Exercise. From the first line to the last, give the records again exactly.

Data records.

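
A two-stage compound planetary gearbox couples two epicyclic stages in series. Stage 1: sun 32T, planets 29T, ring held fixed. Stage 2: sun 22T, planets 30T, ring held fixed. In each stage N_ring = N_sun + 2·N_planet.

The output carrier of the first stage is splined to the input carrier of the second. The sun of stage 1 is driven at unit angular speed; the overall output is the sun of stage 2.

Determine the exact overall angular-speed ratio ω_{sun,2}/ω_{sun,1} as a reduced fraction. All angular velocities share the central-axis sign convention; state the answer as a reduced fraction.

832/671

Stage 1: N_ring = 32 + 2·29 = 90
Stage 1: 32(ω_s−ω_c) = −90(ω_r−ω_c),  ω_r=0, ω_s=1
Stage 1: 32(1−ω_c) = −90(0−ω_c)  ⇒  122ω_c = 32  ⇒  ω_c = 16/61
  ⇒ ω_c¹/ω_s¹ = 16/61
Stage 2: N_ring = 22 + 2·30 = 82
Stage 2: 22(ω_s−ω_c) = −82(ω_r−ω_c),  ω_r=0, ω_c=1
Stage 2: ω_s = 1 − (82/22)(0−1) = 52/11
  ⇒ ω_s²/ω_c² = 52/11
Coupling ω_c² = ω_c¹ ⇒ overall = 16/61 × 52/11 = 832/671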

Expected answer.
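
A two-stage compound planetary gearbox couples two epicyclic stages in series. Stage 1: sun 32T, planets 29T, ring held fixed. Stage 2: sun 22T, planets 30T, ring held fixed. In each stage N_ring = N_sun + 2·N_planet.

The output carrier of the first stage is splined to the input carrier of the second. The sun of stage 1 is driven at unit angular speed; the overall output is the sun of stage 2.

Determine the exact overall angular-speed ratio ω_{sun,2}/ω_{sun,1} as a reduced fraction. All angular velocities share the central-axis sign convention; state the answer as a reduced fraction.

832/671

Stage 1: N_ring = 32 + 2·29 = 90
Stage 1: 32(ω_s−ω_c) = −90(ω_r−ω_c),  ω_r=0, ω_s=1
Stage 1: 32(1−ω_c) = −90(0−ω_c)  ⇒  122ω_c = 32  ⇒  ω_c = 16/61
  ⇒ ω_c¹/ω_s¹ = 16/61
Stage 2: N_ring = 22 + 2·30 = 82
Stage 2: 22(ω_s−ω_c) = −82(ω_r−ω_c),  ω_r=0, ω_c=1
Stage 2: ω_s = 1 − (82/22)(0−1) = 52/11
  ⇒ ω_s²/ω_c² = 52/11
Coupling ω_c² = ω_c¹ ⇒ overall = 16/61 × 52/11 = 832/671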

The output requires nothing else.